:: INSTRUCTIONS FOR THE TASK ::
Where the records below show a line containing "(r, 1, A) → (p, AD)", start copying; end with the line containing "A string is", and copy it too.
————————
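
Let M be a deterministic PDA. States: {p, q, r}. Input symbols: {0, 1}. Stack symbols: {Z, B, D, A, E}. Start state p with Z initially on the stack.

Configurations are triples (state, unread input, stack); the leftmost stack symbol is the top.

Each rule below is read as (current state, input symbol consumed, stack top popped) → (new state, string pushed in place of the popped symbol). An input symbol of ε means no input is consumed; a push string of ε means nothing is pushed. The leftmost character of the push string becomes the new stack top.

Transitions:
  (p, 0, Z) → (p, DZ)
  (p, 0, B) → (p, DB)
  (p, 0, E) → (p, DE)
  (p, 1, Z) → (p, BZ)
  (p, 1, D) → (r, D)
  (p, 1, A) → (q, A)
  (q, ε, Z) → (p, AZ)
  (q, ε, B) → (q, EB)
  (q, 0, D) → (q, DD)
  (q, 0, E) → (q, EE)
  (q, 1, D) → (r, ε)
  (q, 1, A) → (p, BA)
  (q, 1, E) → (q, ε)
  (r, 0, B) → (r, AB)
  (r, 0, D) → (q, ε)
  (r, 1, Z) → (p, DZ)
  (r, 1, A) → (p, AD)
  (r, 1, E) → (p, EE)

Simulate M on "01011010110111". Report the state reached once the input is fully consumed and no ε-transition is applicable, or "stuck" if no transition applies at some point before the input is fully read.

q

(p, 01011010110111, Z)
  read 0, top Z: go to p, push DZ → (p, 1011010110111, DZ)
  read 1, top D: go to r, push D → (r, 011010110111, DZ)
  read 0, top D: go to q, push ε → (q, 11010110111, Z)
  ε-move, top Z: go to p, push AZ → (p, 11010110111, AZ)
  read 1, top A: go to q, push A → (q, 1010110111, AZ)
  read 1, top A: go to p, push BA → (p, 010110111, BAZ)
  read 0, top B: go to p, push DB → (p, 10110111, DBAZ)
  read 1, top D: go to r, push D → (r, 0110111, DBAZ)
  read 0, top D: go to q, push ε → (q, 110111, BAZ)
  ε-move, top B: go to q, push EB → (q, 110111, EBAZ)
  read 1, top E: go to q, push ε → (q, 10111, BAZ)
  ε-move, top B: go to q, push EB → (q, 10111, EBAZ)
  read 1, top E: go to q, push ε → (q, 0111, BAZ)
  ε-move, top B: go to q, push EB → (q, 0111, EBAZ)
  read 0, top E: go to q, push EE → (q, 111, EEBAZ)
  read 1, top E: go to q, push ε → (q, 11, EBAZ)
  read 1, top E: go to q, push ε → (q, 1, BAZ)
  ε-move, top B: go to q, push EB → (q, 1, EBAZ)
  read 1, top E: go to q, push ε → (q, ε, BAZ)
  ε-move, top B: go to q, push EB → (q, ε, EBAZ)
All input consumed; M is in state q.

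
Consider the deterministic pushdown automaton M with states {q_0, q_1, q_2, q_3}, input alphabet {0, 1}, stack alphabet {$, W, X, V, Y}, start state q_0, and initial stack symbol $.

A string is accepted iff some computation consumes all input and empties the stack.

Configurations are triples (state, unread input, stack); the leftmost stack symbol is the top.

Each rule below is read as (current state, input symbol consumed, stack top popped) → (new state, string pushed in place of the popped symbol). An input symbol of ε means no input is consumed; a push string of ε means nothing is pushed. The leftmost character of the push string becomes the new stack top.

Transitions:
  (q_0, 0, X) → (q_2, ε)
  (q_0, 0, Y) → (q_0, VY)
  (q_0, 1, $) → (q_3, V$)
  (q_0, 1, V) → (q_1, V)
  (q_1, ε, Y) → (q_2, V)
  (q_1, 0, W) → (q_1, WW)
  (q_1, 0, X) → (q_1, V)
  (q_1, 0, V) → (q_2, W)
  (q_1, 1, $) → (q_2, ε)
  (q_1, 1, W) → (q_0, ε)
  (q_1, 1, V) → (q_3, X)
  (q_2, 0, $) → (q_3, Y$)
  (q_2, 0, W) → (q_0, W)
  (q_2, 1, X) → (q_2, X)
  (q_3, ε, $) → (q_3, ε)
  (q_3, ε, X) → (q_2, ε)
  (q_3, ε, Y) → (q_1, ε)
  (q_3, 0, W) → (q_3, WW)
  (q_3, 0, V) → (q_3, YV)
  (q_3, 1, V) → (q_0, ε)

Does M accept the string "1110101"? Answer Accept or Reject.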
————————
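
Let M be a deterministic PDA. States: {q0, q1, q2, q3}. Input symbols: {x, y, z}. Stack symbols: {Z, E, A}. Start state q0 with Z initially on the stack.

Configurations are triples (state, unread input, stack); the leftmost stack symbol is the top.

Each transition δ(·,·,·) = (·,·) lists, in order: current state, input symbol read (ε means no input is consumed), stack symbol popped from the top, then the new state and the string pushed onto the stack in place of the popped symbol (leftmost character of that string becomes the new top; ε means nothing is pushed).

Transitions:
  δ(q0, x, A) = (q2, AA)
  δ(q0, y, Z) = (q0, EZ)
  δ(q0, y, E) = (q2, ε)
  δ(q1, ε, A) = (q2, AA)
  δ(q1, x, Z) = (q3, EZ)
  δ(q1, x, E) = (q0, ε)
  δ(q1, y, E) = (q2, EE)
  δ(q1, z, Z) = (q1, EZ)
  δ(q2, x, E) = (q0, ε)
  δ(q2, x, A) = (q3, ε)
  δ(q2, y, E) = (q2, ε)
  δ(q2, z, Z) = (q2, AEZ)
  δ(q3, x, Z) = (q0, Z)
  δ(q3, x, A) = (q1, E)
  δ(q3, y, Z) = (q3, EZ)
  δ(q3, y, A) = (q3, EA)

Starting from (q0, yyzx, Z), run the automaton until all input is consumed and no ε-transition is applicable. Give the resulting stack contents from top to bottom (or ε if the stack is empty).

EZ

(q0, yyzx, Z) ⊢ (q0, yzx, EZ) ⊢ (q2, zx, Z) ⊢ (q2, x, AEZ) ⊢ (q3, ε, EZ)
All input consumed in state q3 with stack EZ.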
————————
:: TASK ANSWER ::
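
  (r, 1, A) → (p, AD)
  (r, 1, E) → (p, EE)

Simulate M on "01011010110111". Report the state reached once the input is fully consumed and no ε-transition is applicable, or "stuck" if no transition applies at some point before the input is fully read.

q

(p, 01011010110111, Z)
  read 0, top Z: go to p, push DZ → (p, 1011010110111, DZ)
  read 1, top D: go to r, push D → (r, 011010110111, DZ)
  read 0, top D: go to q, push ε → (q, 11010110111, Z)
  ε-move, top Z: go to p, push AZ → (p, 11010110111, AZ)
  read 1, top A: go to q, push A → (q, 1010110111, AZ)
  read 1, top A: go to p, push BA → (p, 010110111, BAZ)
  read 0, top B: go to p, push DB → (p, 10110111, DBAZ)
  read 1, top D: go to r, push D → (r, 0110111, DBAZ)
  read 0, top D: go to q, push ε → (q, 110111, BAZ)
  ε-move, top B: go to q, push EB → (q, 110111, EBAZ)
  read 1, top E: go to q, push ε → (q, 10111, BAZ)
  ε-move, top B: go to q, push EB → (q, 10111, EBAZ)
  read 1, top E: go to q, push ε → (q, 0111, BAZ)
  ε-move, top B: go to q, push EB → (q, 0111, EBAZ)
  read 0, top E: go to q, push EE → (q, 111, EEBAZ)
  read 1, top E: go to q, push ε → (q, 11, EBAZ)
  read 1, top E: go to q, push ε → (q, 1, BAZ)
  ε-move, top B: go to q, push EB → (q, 1, EBAZ)
  read 1, top E: go to q, push ε → (q, ε, BAZ)
  ε-move, top B: go to q, push EB → (q, ε, EBAZ)
All input consumed; M is in state q.

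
Consider the deterministic pushdown automaton M with states {q_0, q_1, q_2, q_3}, input alphabet {0, 1}, stack alphabet {$, W, X, V, Y}, start state q_0, and initial stack symbol $.

A string is accepted iff some computation consumes all input and empties the stack.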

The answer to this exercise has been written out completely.